DATA UNDER STUDY –

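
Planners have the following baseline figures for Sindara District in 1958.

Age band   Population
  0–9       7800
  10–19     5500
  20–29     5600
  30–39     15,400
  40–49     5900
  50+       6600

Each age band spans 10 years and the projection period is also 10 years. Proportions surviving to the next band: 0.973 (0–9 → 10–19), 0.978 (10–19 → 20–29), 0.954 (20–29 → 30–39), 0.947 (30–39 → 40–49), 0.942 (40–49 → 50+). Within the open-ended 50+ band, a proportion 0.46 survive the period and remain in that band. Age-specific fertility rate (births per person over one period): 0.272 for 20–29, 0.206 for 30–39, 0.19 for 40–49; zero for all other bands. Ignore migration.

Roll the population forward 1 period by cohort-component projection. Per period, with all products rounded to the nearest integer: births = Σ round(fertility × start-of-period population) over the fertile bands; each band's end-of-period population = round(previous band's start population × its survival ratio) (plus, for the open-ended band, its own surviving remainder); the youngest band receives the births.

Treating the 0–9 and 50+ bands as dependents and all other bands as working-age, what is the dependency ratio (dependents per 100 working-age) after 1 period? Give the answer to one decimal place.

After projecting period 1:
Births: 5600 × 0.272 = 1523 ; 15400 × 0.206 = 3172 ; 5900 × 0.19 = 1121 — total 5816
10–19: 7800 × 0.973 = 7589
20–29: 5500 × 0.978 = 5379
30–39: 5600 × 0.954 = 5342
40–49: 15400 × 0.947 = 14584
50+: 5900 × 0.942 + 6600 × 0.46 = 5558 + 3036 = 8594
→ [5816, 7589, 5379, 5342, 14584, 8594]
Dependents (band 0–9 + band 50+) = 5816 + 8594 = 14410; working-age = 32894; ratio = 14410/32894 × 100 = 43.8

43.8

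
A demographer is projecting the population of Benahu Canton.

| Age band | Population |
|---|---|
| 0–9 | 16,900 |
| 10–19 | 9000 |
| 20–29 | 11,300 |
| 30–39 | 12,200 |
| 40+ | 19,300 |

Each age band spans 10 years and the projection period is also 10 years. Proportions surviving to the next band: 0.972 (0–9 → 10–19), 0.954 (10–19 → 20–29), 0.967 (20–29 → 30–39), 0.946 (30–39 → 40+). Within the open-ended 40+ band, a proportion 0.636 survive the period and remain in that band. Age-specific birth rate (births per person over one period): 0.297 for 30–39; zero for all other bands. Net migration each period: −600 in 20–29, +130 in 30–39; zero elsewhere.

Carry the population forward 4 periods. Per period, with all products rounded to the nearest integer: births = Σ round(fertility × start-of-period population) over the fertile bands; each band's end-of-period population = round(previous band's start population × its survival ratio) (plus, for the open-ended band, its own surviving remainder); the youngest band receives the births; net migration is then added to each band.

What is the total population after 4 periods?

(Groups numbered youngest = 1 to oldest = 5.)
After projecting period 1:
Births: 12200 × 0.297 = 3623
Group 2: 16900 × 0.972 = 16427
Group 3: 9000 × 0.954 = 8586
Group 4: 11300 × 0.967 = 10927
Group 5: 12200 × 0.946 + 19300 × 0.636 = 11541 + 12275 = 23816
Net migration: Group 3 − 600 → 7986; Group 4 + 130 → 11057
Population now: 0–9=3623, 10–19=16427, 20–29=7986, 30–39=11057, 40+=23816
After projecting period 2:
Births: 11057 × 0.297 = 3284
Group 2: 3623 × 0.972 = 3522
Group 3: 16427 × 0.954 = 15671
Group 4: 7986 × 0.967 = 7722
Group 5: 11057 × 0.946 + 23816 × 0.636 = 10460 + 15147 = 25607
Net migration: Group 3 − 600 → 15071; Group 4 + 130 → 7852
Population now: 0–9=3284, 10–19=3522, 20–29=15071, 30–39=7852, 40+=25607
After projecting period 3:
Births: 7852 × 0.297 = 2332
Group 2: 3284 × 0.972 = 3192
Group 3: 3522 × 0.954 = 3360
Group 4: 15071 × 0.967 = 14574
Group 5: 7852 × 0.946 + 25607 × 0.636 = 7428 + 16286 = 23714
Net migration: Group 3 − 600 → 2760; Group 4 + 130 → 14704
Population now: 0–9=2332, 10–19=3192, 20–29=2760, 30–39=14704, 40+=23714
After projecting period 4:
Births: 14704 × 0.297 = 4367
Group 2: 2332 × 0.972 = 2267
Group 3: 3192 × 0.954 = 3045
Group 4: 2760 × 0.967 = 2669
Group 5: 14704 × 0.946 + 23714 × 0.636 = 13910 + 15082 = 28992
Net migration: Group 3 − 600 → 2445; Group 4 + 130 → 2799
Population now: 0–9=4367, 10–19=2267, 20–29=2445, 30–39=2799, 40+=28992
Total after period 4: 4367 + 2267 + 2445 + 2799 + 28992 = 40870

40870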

TASK ITEM – Take every line from the data that contains the word "previous".

WRITTEN SOLUTION –
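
Roll the population forward 1 period by cohort-component projection. Per period, with all products rounded to the nearest integer: births = Σ round(fertility × start-of-period population) over the fertile bands; each band's end-of-period population = round(previous band's start population × its survival ratio) (plus, for the open-ended band, its own surviving remainder); the youngest band receives the births.
Carry the population forward 4 periods. Per period, with all products rounded to the nearest integer: births = Σ round(fertility × start-of-period population) over the fertile bands; each band's end-of-period population = round(previous band's start population × its survival ratio) (plus, for the open-ended band, its own surviving remainder); the youngest band receives the births; net migration is then added to each band.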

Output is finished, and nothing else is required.